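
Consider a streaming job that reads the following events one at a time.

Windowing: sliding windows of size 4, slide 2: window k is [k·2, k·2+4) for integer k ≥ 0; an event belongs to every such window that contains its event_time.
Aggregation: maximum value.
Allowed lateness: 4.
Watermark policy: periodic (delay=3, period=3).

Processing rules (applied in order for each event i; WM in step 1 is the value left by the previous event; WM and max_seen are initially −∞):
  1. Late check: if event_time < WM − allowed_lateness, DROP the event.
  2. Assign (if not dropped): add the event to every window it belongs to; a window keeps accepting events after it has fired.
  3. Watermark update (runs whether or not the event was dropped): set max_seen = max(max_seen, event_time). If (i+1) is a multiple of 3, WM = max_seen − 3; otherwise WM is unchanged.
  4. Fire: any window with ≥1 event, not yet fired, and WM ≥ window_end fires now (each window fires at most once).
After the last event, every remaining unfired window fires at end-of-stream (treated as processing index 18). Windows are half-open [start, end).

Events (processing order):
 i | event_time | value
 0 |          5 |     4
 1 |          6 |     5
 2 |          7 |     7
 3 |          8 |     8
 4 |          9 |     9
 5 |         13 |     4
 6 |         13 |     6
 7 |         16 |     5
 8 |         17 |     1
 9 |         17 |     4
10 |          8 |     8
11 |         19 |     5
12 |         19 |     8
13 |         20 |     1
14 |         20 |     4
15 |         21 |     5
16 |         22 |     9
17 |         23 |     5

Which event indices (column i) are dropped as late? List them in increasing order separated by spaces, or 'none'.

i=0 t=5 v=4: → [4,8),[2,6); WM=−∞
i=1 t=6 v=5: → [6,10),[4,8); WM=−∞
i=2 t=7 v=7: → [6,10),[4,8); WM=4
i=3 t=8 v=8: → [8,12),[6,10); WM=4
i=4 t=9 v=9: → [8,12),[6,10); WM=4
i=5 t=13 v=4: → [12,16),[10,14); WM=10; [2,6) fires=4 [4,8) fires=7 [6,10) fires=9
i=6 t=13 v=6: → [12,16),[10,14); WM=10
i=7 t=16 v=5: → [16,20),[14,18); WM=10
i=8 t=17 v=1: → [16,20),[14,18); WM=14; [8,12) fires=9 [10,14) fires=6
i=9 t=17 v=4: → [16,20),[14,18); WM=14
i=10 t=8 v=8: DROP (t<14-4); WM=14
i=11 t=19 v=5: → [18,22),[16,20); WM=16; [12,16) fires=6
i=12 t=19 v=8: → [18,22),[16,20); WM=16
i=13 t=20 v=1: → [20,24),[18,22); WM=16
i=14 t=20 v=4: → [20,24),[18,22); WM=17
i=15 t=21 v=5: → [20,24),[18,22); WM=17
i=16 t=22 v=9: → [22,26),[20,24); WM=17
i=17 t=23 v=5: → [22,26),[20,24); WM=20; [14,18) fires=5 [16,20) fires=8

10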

* * *

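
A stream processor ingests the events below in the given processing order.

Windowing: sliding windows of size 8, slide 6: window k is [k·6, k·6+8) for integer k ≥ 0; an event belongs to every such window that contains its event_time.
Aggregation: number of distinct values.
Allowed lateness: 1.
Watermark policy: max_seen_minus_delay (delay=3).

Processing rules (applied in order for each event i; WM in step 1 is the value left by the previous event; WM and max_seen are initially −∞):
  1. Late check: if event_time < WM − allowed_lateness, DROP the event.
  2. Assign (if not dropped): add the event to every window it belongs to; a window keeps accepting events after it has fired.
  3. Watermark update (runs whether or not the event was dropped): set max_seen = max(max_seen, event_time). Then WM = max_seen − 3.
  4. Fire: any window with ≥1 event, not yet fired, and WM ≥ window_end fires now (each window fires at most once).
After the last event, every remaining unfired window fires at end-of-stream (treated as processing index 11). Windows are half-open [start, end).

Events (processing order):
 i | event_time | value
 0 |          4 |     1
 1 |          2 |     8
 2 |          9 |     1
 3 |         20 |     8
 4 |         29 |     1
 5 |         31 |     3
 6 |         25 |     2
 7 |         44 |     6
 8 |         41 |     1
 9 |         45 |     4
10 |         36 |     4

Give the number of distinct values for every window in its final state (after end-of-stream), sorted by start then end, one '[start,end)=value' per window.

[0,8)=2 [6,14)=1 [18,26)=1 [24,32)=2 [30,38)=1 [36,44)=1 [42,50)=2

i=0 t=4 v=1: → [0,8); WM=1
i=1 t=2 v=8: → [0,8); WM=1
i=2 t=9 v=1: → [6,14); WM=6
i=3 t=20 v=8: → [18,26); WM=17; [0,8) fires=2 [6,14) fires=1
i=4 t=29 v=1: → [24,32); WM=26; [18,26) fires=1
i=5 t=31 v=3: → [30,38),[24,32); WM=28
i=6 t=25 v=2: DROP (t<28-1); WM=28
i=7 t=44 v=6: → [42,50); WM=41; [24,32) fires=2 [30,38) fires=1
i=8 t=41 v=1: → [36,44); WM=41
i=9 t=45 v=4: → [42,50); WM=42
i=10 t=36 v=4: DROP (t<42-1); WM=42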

...

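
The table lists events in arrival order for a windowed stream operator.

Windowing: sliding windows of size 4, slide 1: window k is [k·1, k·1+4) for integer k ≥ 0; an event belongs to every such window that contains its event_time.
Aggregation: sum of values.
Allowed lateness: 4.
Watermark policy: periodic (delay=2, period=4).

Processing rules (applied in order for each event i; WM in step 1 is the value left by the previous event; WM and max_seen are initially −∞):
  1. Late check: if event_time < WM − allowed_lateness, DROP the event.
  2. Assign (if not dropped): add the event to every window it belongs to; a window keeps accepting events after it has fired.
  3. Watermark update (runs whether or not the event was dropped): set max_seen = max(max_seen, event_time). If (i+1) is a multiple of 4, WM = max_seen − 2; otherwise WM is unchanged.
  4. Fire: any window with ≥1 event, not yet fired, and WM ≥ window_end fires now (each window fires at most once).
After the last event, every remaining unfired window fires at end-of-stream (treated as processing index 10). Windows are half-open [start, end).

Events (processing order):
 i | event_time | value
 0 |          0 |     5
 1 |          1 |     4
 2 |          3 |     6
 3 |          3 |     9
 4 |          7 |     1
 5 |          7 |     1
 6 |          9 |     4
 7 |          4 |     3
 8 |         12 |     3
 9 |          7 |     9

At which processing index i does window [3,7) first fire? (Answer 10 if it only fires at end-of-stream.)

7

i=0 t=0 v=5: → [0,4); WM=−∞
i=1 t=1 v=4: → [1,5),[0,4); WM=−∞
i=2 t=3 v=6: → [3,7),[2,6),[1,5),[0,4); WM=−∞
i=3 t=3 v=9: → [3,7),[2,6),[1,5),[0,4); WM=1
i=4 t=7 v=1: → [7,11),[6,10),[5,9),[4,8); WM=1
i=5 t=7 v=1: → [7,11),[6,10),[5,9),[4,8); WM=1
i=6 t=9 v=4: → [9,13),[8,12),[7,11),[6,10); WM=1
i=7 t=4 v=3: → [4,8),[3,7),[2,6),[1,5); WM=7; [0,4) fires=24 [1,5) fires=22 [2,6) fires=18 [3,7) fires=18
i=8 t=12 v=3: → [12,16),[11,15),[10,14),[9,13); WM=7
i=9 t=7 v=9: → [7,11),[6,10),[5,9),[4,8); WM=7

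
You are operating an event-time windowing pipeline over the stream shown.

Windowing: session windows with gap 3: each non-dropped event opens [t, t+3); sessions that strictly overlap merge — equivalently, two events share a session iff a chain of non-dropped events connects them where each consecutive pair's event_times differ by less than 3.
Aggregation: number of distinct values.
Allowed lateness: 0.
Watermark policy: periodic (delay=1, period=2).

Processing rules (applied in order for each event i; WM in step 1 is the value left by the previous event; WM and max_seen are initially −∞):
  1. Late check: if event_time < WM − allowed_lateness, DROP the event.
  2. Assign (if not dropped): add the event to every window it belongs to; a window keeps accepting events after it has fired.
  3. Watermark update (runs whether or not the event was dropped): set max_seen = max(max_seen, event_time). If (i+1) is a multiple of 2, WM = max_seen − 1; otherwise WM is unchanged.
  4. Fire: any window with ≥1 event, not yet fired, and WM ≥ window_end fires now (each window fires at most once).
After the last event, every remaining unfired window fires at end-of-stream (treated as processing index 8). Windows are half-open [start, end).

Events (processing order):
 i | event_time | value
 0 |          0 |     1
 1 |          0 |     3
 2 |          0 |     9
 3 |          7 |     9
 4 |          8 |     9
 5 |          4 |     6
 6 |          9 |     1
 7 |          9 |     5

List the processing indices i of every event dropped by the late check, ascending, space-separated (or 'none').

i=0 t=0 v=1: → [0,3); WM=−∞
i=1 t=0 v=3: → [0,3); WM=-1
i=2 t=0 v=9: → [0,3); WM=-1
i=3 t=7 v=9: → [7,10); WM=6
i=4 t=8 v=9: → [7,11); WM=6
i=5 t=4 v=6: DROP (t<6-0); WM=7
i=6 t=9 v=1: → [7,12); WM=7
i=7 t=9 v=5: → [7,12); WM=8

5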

__Requirement__: Give back, word for word, only the lines above from the line holding "Windowing: session windows" to the line holding "Watermark policy: periodic (delay=1, period=2).", both included.

__Exercise solution__:
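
Windowing: session windows with gap 3: each non-dropped event opens [t, t+3); sessions that strictly overlap merge — equivalently, two events share a session iff a chain of non-dropped events connects them where each consecutive pair's event_times differ by less than 3.
Aggregation: number of distinct values.
Allowed lateness: 0.
Watermark policy: periodic (delay=1, period=2).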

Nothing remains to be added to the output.